Prompt: Retype the whole listing below precisely.

Task input:
___

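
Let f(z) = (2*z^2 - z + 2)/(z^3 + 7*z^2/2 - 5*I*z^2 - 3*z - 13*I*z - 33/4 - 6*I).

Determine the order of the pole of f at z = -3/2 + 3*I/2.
Factor the denominator:
  z^3 + 7*z^2/2 - 5*I*z^2 - 3*z - 13*I*z - 33/4 - 6*I = (z + 3/2 - 3*I/2)*(z + 3/2 - I/2)*(z + 1/2 - 3*I)

The numerator P(z) = 2*z^2 - z + 2 has P(-3/2 + 3*I/2) = 7/2 - 21*I/2 ≠ 0, so no factor of (z + 3/2 - 3*I/2) cancels.
Near z = -3/2 + 3*I/2 we can therefore write f(z) = g(z)/(z + 3/2 - 3*I/2) with g analytic at -3/2 + 3*I/2 and g(-3/2 + 3*I/2) ≠ 0 (g is the numerator divided by the remaining denominator factors).

Hence z = -3/2 + 3*I/2 is a pole of order 1.

Final answer: 1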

___

Answer space:
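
Let f(z) = (2*z^2 - z + 2)/(z^3 + 7*z^2/2 - 5*I*z^2 - 3*z - 13*I*z - 33/4 - 6*I).

Determine the order of the pole of f at z = -3/2 + 3*I/2.
Factor the denominator:
  z^3 + 7*z^2/2 - 5*I*z^2 - 3*z - 13*I*z - 33/4 - 6*I = (z + 3/2 - 3*I/2)*(z + 3/2 - I/2)*(z + 1/2 - 3*I)

The numerator P(z) = 2*z^2 - z + 2 has P(-3/2 + 3*I/2) = 7/2 - 21*I/2 ≠ 0, so no factor of (z + 3/2 - 3*I/2) cancels.
Near z = -3/2 + 3*I/2 we can therefore write f(z) = g(z)/(z + 3/2 - 3*I/2) with g analytic at -3/2 + 3*I/2 and g(-3/2 + 3*I/2) ≠ 0 (g is the numerator divided by the remaining denominator factors).

Hence z = -3/2 + 3*I/2 is a pole of order 1.

Final answer: 1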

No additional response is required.